» TASK OBJECTIVE: Exactly the lines from the start of the data through the line containing "- 3-byte sequence: 1110xxxx" should be output, with both ends kept and nothing added.

(Collected data entries)
○ ○ ○ ○ ○ ○ ○

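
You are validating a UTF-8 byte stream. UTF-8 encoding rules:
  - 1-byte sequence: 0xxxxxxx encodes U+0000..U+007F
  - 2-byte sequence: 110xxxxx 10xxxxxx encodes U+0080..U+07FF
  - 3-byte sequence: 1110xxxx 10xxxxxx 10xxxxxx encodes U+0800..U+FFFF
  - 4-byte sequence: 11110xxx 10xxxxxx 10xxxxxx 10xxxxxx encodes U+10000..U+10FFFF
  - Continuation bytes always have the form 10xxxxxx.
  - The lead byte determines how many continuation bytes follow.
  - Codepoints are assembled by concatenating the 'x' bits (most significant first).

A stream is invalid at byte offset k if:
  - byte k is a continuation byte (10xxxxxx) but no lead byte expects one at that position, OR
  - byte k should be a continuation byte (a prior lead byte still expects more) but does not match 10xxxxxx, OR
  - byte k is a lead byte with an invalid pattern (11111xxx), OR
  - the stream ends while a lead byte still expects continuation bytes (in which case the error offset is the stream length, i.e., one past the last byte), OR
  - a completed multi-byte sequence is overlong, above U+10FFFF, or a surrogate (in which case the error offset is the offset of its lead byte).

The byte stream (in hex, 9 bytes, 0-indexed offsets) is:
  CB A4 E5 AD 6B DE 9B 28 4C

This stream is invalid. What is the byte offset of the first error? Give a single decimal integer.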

○ ○ ○ ○ ○ ○ ○

» EXERCISE ANSWER:
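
You are validating a UTF-8 byte stream. UTF-8 encoding rules:
  - 1-byte sequence: 0xxxxxxx encodes U+0000..U+007F
  - 2-byte sequence: 110xxxxx 10xxxxxx encodes U+0080..U+07FF
  - 3-byte sequence: 1110xxxx 10xxxxxx 10xxxxxx encodes U+0800..U+FFFF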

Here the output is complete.